§ **Your assignment**
Wherever the string "model" appears in a line of the listing below, report that line.

§ **Supplied records**
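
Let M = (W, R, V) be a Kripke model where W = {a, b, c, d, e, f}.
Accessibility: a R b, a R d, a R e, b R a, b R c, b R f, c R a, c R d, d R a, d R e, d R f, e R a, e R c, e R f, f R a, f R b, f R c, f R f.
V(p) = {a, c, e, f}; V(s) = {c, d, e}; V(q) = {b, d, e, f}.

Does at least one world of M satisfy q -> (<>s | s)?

Yes

Recall that <>ψ holds at a world iff ψ holds at some accessible world.
Let φ = q -> (<>s | s). Evaluate φ at each world:
  a (successors {b, d, e}): φ is true.
  b (successors {a, c, f}): φ is true.
  c (successors {a, d}): φ is true.
  d (successors {a, e, f}): φ is true.
  e (successors {a, c, f}): φ is true.
  f (successors {a, b, c, f}): φ is true.
Detail at a (witness):
  At a: q is false, <>s | s is true, so q -> (<>s | s) is true.
    At a: <>s is true, s is false, so <>s | s is true.
      At a: <>s requires s at some successor in {b, d, e}.
        s holds at d, so <>s is true at a.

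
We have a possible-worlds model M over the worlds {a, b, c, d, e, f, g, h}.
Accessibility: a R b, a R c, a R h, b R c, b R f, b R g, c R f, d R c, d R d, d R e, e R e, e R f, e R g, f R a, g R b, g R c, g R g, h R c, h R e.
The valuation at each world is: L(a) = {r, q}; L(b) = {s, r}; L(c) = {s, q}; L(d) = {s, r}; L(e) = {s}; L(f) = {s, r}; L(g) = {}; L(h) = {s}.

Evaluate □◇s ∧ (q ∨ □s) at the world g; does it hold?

At g: □◇s is true, q ∨ □s is false, so □◇s ∧ (q ∨ □s) is false.
  At g: □◇s requires ◇s at every successor {b, c, g}.
      At b: ◇s requires s at some successor in {c, f, g}.
        s holds at c, so ◇s is true at b.
      At c: ◇s requires s at some successor in {f}.
        s holds at f, so ◇s is true at c.
      At g: ◇s requires s at some successor in {b, c, g}.
        s holds at b, so ◇s is true at g.
  So □◇s is true at g.
  At g: q is false, □s is false, so q ∨ □s is false.
    At g: □s requires s at every successor {b, c, g}.
      s fails at g, so □s is false at g.

No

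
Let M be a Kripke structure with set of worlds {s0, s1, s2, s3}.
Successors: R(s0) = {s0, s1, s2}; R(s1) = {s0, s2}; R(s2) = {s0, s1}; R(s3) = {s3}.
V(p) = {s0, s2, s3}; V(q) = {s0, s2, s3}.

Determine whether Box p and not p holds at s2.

At s2: Box p is false, not p is false, so Box p and not p is false.
  At s2: Box p requires p at every successor {s0, s1}.
    p fails at s1, so Box p is false at s2.

No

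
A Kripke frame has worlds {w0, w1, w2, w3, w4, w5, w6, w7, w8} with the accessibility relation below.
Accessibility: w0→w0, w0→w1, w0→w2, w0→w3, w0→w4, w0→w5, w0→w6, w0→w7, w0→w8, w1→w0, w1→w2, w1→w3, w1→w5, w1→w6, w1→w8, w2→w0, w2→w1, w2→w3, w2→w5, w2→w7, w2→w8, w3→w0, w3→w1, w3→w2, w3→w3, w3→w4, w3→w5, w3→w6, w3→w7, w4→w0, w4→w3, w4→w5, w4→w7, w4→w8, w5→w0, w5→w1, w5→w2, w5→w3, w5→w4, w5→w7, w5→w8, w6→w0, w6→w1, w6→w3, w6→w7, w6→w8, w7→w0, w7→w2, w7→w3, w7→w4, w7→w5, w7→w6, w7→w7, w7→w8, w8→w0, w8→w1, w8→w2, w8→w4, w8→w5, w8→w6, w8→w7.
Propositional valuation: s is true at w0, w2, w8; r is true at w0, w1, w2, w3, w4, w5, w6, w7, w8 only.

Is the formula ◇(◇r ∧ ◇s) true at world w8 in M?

Yes

At w8: ◇(◇r ∧ ◇s) requires ◇r ∧ ◇s at some successor in {w0, w1, w2, w4, w5, w6, w7}.
  ◇r ∧ ◇s holds at w0, so ◇(◇r ∧ ◇s) is true at w8.
    At w0: ◇r is true, ◇s is true, so ◇r ∧ ◇s is true.
      At w0: ◇r requires r at some successor in {w0, w1, w2, w3, w4, w5, w6, w7, w8}.
        r holds at w0, so ◇r is true at w0.
      At w0: ◇s requires s at some successor in {w0, w1, w2, w3, w4, w5, w6, w7, w8}.
        s holds at w0, so ◇s is true at w0.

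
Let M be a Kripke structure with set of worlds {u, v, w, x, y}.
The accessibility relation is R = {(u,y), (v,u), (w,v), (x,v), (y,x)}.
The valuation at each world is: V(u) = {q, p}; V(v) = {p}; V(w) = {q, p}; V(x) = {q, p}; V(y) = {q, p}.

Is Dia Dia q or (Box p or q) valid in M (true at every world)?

Let φ = Dia Dia q or (Box p or q). Evaluate φ at each world:
  u (successors {y}): φ is true.
  v (successors {u}): φ is true.
  w (successors {v}): φ is true.
  x (successors {v}): φ is true.
  y (successors {x}): φ is true.
For instance, at x:
  At x: Dia Dia q is true, Box p or q is true, so Dia Dia q or (Box p or q) is true.
    At x: Dia Dia q requires Dia q at some successor in {v}.
      Dia q holds at v, so Dia Dia q is true at x.
    At x: Box p is true, q is true, so Box p or q is true.
      At x: Box p requires p at every successor {v}.
        At v: p is true.
      So Box p is true at x.

Yes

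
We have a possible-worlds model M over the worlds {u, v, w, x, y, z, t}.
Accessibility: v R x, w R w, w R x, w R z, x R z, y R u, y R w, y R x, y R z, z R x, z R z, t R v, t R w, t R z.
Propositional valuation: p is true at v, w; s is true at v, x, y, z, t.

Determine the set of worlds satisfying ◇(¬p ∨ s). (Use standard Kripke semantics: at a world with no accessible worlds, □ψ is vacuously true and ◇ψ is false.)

v, w, x, y, z, t

Let φ = ◇(¬p ∨ s). Evaluate φ at each world:
  u (successors ∅): φ is false.
  v (successors {x}): φ is true.
  w (successors {w, x, z}): φ is true.
  x (successors {z}): φ is true.
  y (successors {u, w, x, z}): φ is true.
  z (successors {x, z}): φ is true.
  t (successors {v, w, z}): φ is true.
For instance, at t:
  At t: ◇(¬p ∨ s) requires ¬p ∨ s at some successor in {v, w, z}.
    ¬p ∨ s holds at v, so ◇(¬p ∨ s) is true at t.
Satisfying worlds: {v, w, x, y, z, t}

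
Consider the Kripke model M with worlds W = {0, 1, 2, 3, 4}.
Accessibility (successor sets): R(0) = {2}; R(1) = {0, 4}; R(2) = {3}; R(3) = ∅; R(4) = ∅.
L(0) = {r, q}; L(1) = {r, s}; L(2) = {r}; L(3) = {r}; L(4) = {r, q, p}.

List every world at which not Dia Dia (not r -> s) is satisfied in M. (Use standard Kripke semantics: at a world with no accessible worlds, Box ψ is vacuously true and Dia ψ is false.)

2, 3, 4

Recall that Dia ψ holds at a world iff ψ holds at some accessible world.
Let φ = not Dia Dia (not r -> s). Evaluate φ at each world:
  0 (successors {2}): φ is false.
  1 (successors {0, 4}): φ is false.
  2 (successors {3}): φ is true.
  3 (successors ∅): φ is true.
  4 (successors ∅): φ is true.
For instance, at 2:
  At 2: Dia Dia (not r -> s) is false, so not Dia Dia (not r -> s) is true.
    At 2: Dia Dia (not r -> s) requires Dia (not r -> s) at some successor in {3}.
      At 3: Dia (not r -> s) is false.
    So Dia Dia (not r -> s) is false at 2.
Satisfying worlds: {2, 3, 4}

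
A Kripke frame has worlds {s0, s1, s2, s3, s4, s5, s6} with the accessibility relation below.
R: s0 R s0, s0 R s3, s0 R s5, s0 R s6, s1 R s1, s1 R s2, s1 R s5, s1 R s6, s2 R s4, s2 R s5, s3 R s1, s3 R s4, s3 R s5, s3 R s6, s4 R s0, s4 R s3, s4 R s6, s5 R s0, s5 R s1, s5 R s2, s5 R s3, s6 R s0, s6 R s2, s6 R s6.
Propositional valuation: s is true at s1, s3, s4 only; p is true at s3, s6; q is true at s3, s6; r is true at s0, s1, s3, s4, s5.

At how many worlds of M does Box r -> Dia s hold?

Recall that Box ψ holds at a world iff ψ holds at every accessible world, and Dia ψ holds iff ψ holds at some accessible world.
Let φ = Box r -> Dia s. Evaluate φ at each world:
  s0 (successors {s0, s3, s5, s6}): φ is true.
  s1 (successors {s1, s2, s5, s6}): φ is true.
  s2 (successors {s4, s5}): φ is true.
  s3 (successors {s1, s4, s5, s6}): φ is true.
  s4 (successors {s0, s3, s6}): φ is true.
  s5 (successors {s0, s1, s2, s3}): φ is true.
  s6 (successors {s0, s2, s6}): φ is true.
For instance, at s2:
  At s2: Box r is true, Dia s is true, so Box r -> Dia s is true.
    At s2: Box r requires r at every successor {s4, s5}.
      At s4: r is true.
      At s5: r is true.
    So Box r is true at s2.
    At s2: Dia s requires s at some successor in {s4, s5}.
      s holds at s4, so Dia s is true at s2.
Satisfying worlds: {s0, s1, s2, s3, s4, s5, s6}

7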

§ **Answer to the exercise**
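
Let M = (W, R, V) be a Kripke model where W = {a, b, c, d, e, f}.
We have a possible-worlds model M over the worlds {a, b, c, d, e, f, g, h}.
We have a possible-worlds model M over the worlds {u, v, w, x, y, z, t}.
Consider the Kripke model M with worlds W = {0, 1, 2, 3, 4}.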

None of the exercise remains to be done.